__INSTRUCTIONS TO FOLLOW__
Copy every record word for word.

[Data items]

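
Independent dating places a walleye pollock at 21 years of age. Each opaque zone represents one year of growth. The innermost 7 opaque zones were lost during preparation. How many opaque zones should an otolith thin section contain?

14 opaque zones

At one opaque zone per year, 21 years correspond to 21 opaque zones.
Subtracting the 7 opaque zones not captured gives 21 − 7 = 14 opaque zones in the record.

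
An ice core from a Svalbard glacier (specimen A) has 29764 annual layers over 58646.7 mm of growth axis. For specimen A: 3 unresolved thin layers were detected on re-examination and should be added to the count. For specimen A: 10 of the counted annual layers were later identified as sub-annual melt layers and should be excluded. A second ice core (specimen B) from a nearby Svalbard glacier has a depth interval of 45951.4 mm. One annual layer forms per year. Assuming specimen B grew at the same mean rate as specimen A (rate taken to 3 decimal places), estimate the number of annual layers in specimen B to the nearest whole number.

Specimen A: true annual layer count = 29764 − 10 + 3 = 29757.
A: 58646.7 mm over 29757 years gives 58646.7 / 29757 ≈ 1.971 mm/yr.
For B, 45951.4 / 1.971 = 23313.75 years ≈ 23314 annual layers.

23314 annual layers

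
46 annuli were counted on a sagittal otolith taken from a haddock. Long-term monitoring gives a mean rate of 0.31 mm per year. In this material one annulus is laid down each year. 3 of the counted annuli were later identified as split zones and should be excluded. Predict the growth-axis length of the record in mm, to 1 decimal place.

After corrections the count is 46 − 3 = 43 annuli.
Length ≈ 0.31 × 43 = 13.3 mm.

13.3 mm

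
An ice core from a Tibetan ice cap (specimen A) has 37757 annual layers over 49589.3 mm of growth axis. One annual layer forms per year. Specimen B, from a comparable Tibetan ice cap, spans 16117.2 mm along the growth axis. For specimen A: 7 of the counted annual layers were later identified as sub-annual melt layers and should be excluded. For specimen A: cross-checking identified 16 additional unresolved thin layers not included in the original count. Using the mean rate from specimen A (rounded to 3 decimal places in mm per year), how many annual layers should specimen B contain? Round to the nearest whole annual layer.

12275 annual layers

Specimen A: true annual layer count = 37757 − 7 + 16 = 37766.
A: 49589.3 mm over 37766 years gives 49589.3 / 37766 ≈ 1.313 mm/year.
For B, 16117.2 / 1.313 = 12275.10 years ≈ 12275 annual layers.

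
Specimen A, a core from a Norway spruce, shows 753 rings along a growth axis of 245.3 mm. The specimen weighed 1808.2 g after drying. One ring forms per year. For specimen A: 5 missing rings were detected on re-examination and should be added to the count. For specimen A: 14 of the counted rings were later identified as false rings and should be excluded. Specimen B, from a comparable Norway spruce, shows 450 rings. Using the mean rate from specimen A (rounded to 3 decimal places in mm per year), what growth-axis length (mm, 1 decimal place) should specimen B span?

Specimen A: correcting the raw count gives 753 − 14 + 5 = 744 true rings.
A: Mean rate = 245.3 mm / 744 years ≈ 0.330 mm per year.
For B, 0.330 mm/year × 450 years = 148.5 mm.

148.5 mm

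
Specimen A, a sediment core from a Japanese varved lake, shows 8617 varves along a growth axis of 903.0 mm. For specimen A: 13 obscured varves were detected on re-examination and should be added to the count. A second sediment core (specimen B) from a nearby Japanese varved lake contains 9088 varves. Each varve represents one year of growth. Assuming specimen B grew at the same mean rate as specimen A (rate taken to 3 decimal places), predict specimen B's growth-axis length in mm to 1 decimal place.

954.2 mm

Specimen A: true varve count = 8617 + 13 = 8630.
A: 903.0 mm over 8630 years gives 903.0 / 8630 ≈ 0.105 mm/year.
Length of B = 0.105 × 9088 = 954.2 mm.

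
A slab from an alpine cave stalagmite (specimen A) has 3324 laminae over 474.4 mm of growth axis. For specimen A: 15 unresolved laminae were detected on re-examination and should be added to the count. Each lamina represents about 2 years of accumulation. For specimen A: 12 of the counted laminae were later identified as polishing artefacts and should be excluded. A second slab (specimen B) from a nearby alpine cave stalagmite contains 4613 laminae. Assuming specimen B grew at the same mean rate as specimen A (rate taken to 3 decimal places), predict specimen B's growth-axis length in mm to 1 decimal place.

655.0 mm

Specimen A: true lamina count = 3324 − 12 + 15 = 3327.
Specimen A: at 2 years per lamina, 3327 × 2 = 6654 years.
A: Mean rate = 474.4 mm / 6654 years ≈ 0.071 mm per year.
Specimen B: at 2 years per lamina, 4613 × 2 = 9226 years. Length of B = 0.071 × 9226 = 655.0 mm.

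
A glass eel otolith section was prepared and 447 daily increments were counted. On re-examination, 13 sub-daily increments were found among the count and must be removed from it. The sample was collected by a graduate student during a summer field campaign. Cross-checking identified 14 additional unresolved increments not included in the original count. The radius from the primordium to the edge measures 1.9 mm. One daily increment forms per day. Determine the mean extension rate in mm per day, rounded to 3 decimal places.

0.004 mm per day

Adjusted count: 447 − 13 + 14 = 448 daily increments.
1.9 mm over 448 days gives 1.9 / 448 ≈ 0.004 mm per day.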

__OUTPUT BELOW__
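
Independent dating places a walleye pollock at 21 years of age. Each opaque zone represents one year of growth. The innermost 7 opaque zones were lost during preparation. How many opaque zones should an otolith thin section contain?

14 opaque zones

At one opaque zone per year, 21 years correspond to 21 opaque zones.
Subtracting the 7 opaque zones not captured gives 21 − 7 = 14 opaque zones in the record.

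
An ice core from a Svalbard glacier (specimen A) has 29764 annual layers over 58646.7 mm of growth axis. For specimen A: 3 unresolved thin layers were detected on re-examination and should be added to the count. For specimen A: 10 of the counted annual layers were later identified as sub-annual melt layers and should be excluded. A second ice core (specimen B) from a nearby Svalbard glacier has a depth interval of 45951.4 mm. One annual layer forms per year. Assuming specimen B grew at the same mean rate as specimen A (rate taken to 3 decimal places), estimate the number of annual layers in specimen B to the nearest whole number.

Specimen A: true annual layer count = 29764 − 10 + 3 = 29757.
A: 58646.7 mm over 29757 years gives 58646.7 / 29757 ≈ 1.971 mm/yr.
For B, 45951.4 / 1.971 = 23313.75 years ≈ 23314 annual layers.

23314 annual layers

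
46 annuli were counted on a sagittal otolith taken from a haddock. Long-term monitoring gives a mean rate of 0.31 mm per year. In this material one annulus is laid down each year. 3 of the counted annuli were later identified as split zones and should be excluded. Predict the growth-axis length of the record in mm, to 1 decimal place.

After corrections the count is 46 − 3 = 43 annuli.
Length ≈ 0.31 × 43 = 13.3 mm.

13.3 mm

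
An ice core from a Tibetan ice cap (specimen A) has 37757 annual layers over 49589.3 mm of growth axis. One annual layer forms per year. Specimen B, from a comparable Tibetan ice cap, spans 16117.2 mm along the growth axis. For specimen A: 7 of the counted annual layers were later identified as sub-annual melt layers and should be excluded. For specimen A: cross-checking identified 16 additional unresolved thin layers not included in the original count. Using the mean rate from specimen A (rounded to 3 decimal places in mm per year), how many annual layers should specimen B contain? Round to the nearest whole annual layer.

12275 annual layers

Specimen A: true annual layer count = 37757 − 7 + 16 = 37766.
A: 49589.3 mm over 37766 years gives 49589.3 / 37766 ≈ 1.313 mm/year.
For B, 16117.2 / 1.313 = 12275.10 years ≈ 12275 annual layers.

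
Specimen A, a core from a Norway spruce, shows 753 rings along a growth axis of 245.3 mm. The specimen weighed 1808.2 g after drying. One ring forms per year. For specimen A: 5 missing rings were detected on re-examination and should be added to the count. For specimen A: 14 of the counted rings were later identified as false rings and should be excluded. Specimen B, from a comparable Norway spruce, shows 450 rings. Using the mean rate from specimen A (rounded to 3 decimal places in mm per year), what growth-axis length (mm, 1 decimal place) should specimen B span?

Specimen A: correcting the raw count gives 753 − 14 + 5 = 744 true rings.
A: Mean rate = 245.3 mm / 744 years ≈ 0.330 mm per year.
For B, 0.330 mm/year × 450 years = 148.5 mm.

148.5 mm

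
Specimen A, a sediment core from a Japanese varved lake, shows 8617 varves along a growth axis of 903.0 mm. For specimen A: 13 obscured varves were detected on re-examination and should be added to the count. A second sediment core (specimen B) from a nearby Japanese varved lake contains 9088 varves. Each varve represents one year of growth. Assuming specimen B grew at the same mean rate as specimen A (rate taken to 3 decimal places), predict specimen B's growth-axis length in mm to 1 decimal place.

954.2 mm

Specimen A: true varve count = 8617 + 13 = 8630.
A: 903.0 mm over 8630 years gives 903.0 / 8630 ≈ 0.105 mm/year.
Length of B = 0.105 × 9088 = 954.2 mm.

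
A slab from an alpine cave stalagmite (specimen A) has 3324 laminae over 474.4 mm of growth axis. For specimen A: 15 unresolved laminae were detected on re-examination and should be added to the count. Each lamina represents about 2 years of accumulation. For specimen A: 12 of the counted laminae were later identified as polishing artefacts and should be excluded. A second slab (specimen B) from a nearby alpine cave stalagmite contains 4613 laminae. Assuming specimen B grew at the same mean rate as specimen A (rate taken to 3 decimal places), predict specimen B's growth-axis length in mm to 1 decimal place.

655.0 mm

Specimen A: true lamina count = 3324 − 12 + 15 = 3327.
Specimen A: at 2 years per lamina, 3327 × 2 = 6654 years.
A: Mean rate = 474.4 mm / 6654 years ≈ 0.071 mm per year.
Specimen B: at 2 years per lamina, 4613 × 2 = 9226 years. Length of B = 0.071 × 9226 = 655.0 mm.

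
A glass eel otolith section was prepared and 447 daily increments were counted. On re-examination, 13 sub-daily increments were found among the count and must be removed from it. The sample was collected by a graduate student during a summer field campaign. Cross-checking identified 14 additional unresolved increments not included in the original count. The radius from the primordium to the edge measures 1.9 mm. One daily increment forms per day. Determine the mean extension rate in mm per day, rounded to 3 decimal places.

0.004 mm per day

Adjusted count: 447 − 13 + 14 = 448 daily increments.
1.9 mm over 448 days gives 1.9 / 448 ≈ 0.004 mm per day.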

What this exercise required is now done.